EXERCISE → In the records below, find the line that contains "In this zero-sum" and the line that contains "If P1 plays". Set down exactly those lines and every line between them, and nothing more.

[INFORMATION SHOWN — start]

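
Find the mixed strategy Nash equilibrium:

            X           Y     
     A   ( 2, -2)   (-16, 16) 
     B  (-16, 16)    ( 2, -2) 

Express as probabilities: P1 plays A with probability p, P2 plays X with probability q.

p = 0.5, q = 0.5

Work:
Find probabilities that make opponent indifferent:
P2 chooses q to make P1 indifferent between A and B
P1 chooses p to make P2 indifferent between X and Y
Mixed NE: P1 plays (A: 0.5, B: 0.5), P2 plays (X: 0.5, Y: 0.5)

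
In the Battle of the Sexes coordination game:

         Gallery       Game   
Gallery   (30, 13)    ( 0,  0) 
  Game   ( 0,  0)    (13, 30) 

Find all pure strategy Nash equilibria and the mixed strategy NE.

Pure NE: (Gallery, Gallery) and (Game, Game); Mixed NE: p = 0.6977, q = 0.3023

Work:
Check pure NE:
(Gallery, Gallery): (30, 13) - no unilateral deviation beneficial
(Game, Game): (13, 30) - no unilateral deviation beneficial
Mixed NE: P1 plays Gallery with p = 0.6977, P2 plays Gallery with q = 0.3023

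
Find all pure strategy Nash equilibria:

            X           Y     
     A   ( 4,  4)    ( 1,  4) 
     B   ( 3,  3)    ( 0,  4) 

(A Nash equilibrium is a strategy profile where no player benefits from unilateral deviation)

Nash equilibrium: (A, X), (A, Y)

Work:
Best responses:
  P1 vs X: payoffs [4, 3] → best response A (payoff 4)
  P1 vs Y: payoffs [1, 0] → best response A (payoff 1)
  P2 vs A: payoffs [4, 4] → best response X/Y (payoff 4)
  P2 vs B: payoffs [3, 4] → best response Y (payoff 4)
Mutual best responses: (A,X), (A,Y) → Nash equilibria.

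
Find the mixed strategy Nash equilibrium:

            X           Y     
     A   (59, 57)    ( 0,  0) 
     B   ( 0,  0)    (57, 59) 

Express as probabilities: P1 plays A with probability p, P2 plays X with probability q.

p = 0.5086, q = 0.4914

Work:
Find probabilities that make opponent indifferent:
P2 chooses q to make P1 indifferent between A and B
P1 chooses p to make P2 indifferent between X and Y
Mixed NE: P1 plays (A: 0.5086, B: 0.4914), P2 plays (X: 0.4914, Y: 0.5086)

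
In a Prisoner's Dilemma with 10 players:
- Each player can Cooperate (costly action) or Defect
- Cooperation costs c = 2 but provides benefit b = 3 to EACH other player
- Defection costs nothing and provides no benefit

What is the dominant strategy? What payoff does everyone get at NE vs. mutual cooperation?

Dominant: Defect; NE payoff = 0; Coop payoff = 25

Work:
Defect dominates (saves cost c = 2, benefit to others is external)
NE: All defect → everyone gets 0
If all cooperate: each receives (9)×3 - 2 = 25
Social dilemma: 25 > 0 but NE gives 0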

[INFORMATION SHOWN — finish]
[INFORMATION SHOWN — start]

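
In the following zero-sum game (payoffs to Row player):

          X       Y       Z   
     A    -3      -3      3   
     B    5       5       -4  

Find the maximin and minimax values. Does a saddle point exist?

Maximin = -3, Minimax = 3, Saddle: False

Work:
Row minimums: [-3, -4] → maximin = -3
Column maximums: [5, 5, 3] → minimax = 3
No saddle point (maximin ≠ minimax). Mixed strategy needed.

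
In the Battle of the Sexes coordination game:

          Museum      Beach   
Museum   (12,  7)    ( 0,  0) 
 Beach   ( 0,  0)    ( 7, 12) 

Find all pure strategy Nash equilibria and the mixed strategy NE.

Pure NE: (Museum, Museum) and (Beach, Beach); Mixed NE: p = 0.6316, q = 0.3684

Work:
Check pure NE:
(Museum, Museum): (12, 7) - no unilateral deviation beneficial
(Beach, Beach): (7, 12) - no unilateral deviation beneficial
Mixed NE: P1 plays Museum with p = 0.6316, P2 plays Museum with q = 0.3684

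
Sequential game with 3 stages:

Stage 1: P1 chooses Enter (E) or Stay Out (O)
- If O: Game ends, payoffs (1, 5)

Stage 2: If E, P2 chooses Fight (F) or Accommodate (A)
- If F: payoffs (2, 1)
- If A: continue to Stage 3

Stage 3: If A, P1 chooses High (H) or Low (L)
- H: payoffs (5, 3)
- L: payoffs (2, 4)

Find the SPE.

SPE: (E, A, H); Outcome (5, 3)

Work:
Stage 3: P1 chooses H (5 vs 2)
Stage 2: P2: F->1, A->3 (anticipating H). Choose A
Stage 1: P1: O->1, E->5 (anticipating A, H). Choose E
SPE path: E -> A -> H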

[INFORMATION SHOWN — finish]
[INFORMATION SHOWN — start]

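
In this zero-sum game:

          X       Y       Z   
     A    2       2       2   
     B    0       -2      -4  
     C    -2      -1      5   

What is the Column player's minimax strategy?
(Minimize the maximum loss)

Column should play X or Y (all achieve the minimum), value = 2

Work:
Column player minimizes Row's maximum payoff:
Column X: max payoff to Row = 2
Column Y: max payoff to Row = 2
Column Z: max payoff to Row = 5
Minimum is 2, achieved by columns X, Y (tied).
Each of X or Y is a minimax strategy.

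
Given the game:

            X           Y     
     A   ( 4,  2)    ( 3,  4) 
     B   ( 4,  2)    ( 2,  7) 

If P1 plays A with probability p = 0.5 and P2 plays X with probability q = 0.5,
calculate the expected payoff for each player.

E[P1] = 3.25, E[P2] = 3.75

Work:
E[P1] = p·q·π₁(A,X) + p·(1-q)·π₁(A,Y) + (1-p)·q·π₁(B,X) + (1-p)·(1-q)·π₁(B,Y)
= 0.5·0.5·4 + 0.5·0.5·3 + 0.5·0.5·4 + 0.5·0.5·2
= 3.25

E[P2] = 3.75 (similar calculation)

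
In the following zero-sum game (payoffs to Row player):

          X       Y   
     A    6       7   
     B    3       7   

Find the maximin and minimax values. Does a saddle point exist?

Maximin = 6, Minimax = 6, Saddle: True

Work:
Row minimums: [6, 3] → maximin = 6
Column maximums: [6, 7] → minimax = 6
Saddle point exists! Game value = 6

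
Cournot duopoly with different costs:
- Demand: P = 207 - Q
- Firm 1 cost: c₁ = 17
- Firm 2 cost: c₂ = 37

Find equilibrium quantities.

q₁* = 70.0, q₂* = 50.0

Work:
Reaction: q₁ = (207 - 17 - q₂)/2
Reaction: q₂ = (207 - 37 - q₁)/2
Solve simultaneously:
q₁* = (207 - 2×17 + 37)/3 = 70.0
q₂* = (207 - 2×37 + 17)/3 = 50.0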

[INFORMATION SHOWN — finish]

COMPLETED TASK →
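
In this zero-sum game:

          X       Y       Z   
     A    2       2       2   
     B    0       -2      -4  
     C    -2      -1      5   

What is the Column player's minimax strategy?
(Minimize the maximum loss)

Column should play X or Y (all achieve the minimum), value = 2

Work:
Column player minimizes Row's maximum payoff:
Column X: max payoff to Row = 2
Column Y: max payoff to Row = 2
Column Z: max payoff to Row = 5
Minimum is 2, achieved by columns X, Y (tied).
Each of X or Y is a minimax strategy.

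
Given the game:

            X           Y     
     A   ( 4,  2)    ( 3,  4) 
     B   ( 4,  2)    ( 2,  7) 

If P1 plays A with probability p = 0.5 and P2 plays X with probability q = 0.5,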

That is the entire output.